::: DATA FOR THIS TASK :::

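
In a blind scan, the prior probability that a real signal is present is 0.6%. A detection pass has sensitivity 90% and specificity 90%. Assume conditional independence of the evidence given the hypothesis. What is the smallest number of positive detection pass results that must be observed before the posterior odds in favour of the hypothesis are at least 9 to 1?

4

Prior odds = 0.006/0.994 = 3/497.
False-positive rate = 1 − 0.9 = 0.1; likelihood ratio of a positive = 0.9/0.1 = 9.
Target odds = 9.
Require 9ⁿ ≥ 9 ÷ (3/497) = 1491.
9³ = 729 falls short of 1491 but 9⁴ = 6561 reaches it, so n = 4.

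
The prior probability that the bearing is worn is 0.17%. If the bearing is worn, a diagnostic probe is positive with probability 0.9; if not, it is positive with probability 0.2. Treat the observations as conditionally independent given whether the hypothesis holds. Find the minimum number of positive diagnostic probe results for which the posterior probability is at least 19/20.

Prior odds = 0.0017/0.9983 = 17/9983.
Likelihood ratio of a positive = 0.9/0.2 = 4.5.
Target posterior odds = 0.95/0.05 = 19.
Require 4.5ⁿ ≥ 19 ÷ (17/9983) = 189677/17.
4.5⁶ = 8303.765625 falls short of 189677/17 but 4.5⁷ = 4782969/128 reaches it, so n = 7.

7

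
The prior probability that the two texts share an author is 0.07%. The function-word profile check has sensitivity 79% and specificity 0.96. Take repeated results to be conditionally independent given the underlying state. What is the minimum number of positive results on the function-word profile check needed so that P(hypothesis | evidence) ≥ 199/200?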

:::
::: DATA FOR THIS TASK :::

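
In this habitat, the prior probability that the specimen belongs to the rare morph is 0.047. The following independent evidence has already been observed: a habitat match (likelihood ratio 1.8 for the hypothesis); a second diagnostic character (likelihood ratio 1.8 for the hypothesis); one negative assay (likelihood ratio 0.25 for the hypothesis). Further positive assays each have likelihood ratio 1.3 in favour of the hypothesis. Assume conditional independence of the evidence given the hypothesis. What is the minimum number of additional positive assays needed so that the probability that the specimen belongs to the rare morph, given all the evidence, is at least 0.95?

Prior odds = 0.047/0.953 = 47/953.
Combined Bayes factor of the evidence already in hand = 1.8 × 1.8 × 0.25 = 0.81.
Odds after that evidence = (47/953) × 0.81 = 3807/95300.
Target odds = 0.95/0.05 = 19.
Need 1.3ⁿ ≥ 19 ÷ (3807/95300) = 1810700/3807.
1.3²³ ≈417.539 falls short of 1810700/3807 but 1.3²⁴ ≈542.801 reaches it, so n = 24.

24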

:::

Begin at the line above that has "The prior probability that the bearing" and stop after the line that has "The prior probability that the two", copying each line exactly and adding nothing else.

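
The prior probability that the bearing is worn is 0.17%. If the bearing is worn, a diagnostic probe is positive with probability 0.9; if not, it is positive with probability 0.2. Treat the observations as conditionally independent given whether the hypothesis holds. Find the minimum number of positive diagnostic probe results for which the posterior probability is at least 19/20.

Prior odds = 0.0017/0.9983 = 17/9983.
Likelihood ratio of a positive = 0.9/0.2 = 4.5.
Target posterior odds = 0.95/0.05 = 19.
Require 4.5ⁿ ≥ 19 ÷ (17/9983) = 189677/17.
4.5⁶ = 8303.765625 falls short of 189677/17 but 4.5⁷ = 4782969/128 reaches it, so n = 7.

7

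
The prior probability that the two texts share an author is 0.07%. The function-word profile check has sensitivity 79% and specificity 0.96. Take repeated results to be conditionally independent given the underlying state. What is the minimum number of positive results on the function-word profile check needed so that P(hypothesis | evidence) ≥ 199/200?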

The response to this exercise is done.